*** Data for analysis
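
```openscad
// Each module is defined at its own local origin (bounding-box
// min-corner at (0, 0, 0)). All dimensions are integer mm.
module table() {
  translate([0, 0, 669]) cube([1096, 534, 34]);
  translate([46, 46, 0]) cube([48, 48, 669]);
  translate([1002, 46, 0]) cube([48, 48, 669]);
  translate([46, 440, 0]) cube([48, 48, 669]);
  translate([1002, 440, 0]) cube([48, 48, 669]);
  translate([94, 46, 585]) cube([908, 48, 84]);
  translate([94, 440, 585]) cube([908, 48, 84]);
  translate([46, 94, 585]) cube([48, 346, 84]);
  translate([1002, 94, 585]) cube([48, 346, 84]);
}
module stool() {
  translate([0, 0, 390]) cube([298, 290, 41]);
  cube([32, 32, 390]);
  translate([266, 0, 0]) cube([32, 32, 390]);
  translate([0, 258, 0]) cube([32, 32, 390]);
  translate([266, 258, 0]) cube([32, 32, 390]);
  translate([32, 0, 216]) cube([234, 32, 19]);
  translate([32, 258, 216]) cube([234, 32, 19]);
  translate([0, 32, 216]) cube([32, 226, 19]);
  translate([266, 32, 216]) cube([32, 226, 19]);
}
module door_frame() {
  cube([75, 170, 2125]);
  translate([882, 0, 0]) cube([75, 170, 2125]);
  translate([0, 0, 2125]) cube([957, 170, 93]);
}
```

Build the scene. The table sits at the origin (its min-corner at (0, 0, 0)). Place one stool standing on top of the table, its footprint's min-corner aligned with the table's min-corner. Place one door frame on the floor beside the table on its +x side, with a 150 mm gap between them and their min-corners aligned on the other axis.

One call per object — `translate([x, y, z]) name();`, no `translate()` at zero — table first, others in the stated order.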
******
A verbatim copy of the listing is needed.

Answer to the exercise:
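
```openscad
// Each module is defined at its own local origin (bounding-box
// min-corner at (0, 0, 0)). All dimensions are integer mm.
module table() {
  translate([0, 0, 669]) cube([1096, 534, 34]);
  translate([46, 46, 0]) cube([48, 48, 669]);
  translate([1002, 46, 0]) cube([48, 48, 669]);
  translate([46, 440, 0]) cube([48, 48, 669]);
  translate([1002, 440, 0]) cube([48, 48, 669]);
  translate([94, 46, 585]) cube([908, 48, 84]);
  translate([94, 440, 585]) cube([908, 48, 84]);
  translate([46, 94, 585]) cube([48, 346, 84]);
  translate([1002, 94, 585]) cube([48, 346, 84]);
}
module stool() {
  translate([0, 0, 390]) cube([298, 290, 41]);
  cube([32, 32, 390]);
  translate([266, 0, 0]) cube([32, 32, 390]);
  translate([0, 258, 0]) cube([32, 32, 390]);
  translate([266, 258, 0]) cube([32, 32, 390]);
  translate([32, 0, 216]) cube([234, 32, 19]);
  translate([32, 258, 216]) cube([234, 32, 19]);
  translate([0, 32, 216]) cube([32, 226, 19]);
  translate([266, 32, 216]) cube([32, 226, 19]);
}
module door_frame() {
  cube([75, 170, 2125]);
  translate([882, 0, 0]) cube([75, 170, 2125]);
  translate([0, 0, 2125]) cube([957, 170, 93]);
}
```

Build the scene. The table sits at the origin (its min-corner at (0, 0, 0)). Place one stool standing on top of the table, its footprint's min-corner aligned with the table's min-corner. Place one door frame on the floor beside the table on its +x side, with a 150 mm gap between them and their min-corners aligned on the other axis.

One call per object — `translate([x, y, z]) name();`, no `translate()` at zero — table first, others in the stated order.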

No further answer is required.